The entries below contain a stretch that opens with the line containing "5 fields, focused: Language" and closes with the line containing "field 3: Active (checkbox) value='false'"; set down that stretch exactly, both ends included, and nothing else.

----- DATASET CONTENT

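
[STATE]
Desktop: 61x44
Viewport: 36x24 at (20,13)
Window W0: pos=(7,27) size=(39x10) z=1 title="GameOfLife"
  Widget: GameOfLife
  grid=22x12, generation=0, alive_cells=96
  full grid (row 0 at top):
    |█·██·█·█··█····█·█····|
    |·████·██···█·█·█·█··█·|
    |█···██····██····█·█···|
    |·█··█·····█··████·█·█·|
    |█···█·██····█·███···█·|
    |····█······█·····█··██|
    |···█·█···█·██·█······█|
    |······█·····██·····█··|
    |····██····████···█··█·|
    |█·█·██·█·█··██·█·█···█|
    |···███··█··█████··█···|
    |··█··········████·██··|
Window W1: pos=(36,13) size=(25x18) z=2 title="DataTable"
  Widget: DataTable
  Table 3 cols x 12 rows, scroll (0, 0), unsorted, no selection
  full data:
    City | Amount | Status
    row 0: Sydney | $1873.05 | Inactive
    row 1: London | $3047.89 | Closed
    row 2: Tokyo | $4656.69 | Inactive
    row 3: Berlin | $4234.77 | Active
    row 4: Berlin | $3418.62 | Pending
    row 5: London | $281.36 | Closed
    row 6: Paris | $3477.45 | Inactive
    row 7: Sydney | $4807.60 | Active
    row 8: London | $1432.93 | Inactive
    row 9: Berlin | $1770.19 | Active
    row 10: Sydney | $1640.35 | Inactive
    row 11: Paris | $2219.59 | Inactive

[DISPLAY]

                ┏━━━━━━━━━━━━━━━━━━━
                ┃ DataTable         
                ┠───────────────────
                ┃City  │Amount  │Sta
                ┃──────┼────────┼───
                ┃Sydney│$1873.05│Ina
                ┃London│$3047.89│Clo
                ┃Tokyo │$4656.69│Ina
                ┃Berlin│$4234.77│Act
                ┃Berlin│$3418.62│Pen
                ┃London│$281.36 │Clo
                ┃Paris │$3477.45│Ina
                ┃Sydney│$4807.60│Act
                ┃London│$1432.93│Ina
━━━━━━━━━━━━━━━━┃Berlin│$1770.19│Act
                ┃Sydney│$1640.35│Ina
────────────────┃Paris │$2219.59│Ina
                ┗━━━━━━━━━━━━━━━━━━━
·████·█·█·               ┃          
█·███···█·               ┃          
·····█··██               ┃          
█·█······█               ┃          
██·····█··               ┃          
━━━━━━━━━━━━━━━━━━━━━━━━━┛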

----------
----- DATASET CONTENT

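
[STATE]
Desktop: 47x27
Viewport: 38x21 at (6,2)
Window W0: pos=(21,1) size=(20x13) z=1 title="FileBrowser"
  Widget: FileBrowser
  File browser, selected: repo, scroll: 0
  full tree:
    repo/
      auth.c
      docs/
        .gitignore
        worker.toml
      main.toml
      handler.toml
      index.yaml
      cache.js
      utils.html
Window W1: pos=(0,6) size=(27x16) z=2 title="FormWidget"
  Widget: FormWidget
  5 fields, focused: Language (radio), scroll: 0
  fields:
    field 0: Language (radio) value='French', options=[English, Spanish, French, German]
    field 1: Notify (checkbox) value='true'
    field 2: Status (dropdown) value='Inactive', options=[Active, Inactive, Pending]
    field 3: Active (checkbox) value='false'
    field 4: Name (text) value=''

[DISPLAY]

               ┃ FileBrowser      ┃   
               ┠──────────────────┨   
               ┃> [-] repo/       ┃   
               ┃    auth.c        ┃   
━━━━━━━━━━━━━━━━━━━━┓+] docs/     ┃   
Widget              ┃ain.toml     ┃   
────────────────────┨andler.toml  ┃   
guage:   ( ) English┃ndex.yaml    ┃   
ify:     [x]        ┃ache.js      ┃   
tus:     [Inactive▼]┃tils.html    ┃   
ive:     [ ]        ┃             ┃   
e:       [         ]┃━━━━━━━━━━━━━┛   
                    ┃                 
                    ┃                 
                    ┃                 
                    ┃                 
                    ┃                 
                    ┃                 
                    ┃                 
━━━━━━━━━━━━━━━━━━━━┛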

----------

## EXERCISE ANSWER
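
  5 fields, focused: Language (radio), scroll: 0
  fields:
    field 0: Language (radio) value='French', options=[English, Spanish, French, German]
    field 1: Notify (checkbox) value='true'
    field 2: Status (dropdown) value='Inactive', options=[Active, Inactive, Pending]
    field 3: Active (checkbox) value='false'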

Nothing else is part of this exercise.